— Exercise goal —
Out of the records below, copy all lines in which the word "move" occurs.

— Entries provided —
===============

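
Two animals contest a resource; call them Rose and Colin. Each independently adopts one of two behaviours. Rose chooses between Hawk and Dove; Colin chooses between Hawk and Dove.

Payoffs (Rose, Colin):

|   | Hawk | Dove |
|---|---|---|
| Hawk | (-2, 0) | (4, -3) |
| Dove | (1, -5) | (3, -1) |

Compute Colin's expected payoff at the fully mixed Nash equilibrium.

-15/7

First find p, the probability Rose plays Hawk, from Colin's indifference between Hawk and Dove: −5(1−p) = −3p − (1−p), giving p = 4/7.
Since Colin is indifferent in equilibrium, Colin's expected payoff equals the payoff from either column against (4/7, 3/7). Using Hawk: −5(3/7) = -15/7.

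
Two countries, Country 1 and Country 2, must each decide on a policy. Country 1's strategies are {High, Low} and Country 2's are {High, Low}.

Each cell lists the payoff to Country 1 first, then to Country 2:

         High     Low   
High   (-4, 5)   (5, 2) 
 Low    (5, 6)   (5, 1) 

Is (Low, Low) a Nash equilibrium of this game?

No

At (Low, Low), Country 1 earns 5; switching to High would give 5, so Country 1 has no profitable deviation.
Country 2 earns 1; switching to High would give 6, so Country 2 would deviate.
Since at least one player can profitably deviate, this is not a Nash equilibrium.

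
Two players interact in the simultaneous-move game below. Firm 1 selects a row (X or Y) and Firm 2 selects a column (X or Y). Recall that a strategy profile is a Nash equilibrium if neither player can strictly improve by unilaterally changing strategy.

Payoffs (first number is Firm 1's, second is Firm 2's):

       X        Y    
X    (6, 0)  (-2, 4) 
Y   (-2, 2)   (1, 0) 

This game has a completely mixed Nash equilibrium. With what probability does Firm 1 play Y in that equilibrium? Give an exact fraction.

Let p be the probability that Firm 1 plays X. In a completely mixed equilibrium, Firm 2 must be indifferent between X and Y.
Firm 2's expected payoff from X is 2(1−p); from Y it is 4p.
Setting these equal: −2p + 2 = 4p, so p = 1/3.
Therefore Firm 1 plays Y with probability 1 − 1/3 = 2/3.

2/3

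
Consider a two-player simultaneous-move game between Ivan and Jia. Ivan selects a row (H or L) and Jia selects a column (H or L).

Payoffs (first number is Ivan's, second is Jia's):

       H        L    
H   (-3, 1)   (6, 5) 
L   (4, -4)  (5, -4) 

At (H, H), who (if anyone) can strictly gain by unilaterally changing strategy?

Both

Ivan at (H, H) earns -3; deviating to L yields 4 — a strict improvement.
Jia earns 1; deviating to L yields 5 — a strict improvement.
Both Ivan and Jia have strictly profitable deviations.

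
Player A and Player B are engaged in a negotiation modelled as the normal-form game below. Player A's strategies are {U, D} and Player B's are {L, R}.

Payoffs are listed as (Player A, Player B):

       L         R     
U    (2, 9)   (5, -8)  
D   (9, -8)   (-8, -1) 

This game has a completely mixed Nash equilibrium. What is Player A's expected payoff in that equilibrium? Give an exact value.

61/20

First find q, the probability Player B plays L, from Player A's indifference between U and D: 2q + 5(1−q) = 9q − 8(1−q), giving q = 13/20.
Since Player A is indifferent in equilibrium, Player A's expected payoff equals the payoff from either row against (13/20, 7/20). Using U: 2(13/20) + 5(7/20) = 61/20.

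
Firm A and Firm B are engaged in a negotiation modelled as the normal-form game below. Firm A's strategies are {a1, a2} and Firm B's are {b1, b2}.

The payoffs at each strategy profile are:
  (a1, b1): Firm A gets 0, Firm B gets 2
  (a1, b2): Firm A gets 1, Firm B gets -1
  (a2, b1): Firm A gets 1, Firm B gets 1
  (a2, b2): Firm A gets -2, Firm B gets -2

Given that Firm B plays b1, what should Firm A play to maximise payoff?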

===============

— Response below —
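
Two players interact in the simultaneous-move game below. Firm 1 selects a row (X or Y) and Firm 2 selects a column (X or Y). Recall that a strategy profile is a Nash equilibrium if neither player can strictly improve by unilaterally changing strategy.
Consider a two-player simultaneous-move game between Ivan and Jia. Ivan selects a row (H or L) and Jia selects a column (H or L).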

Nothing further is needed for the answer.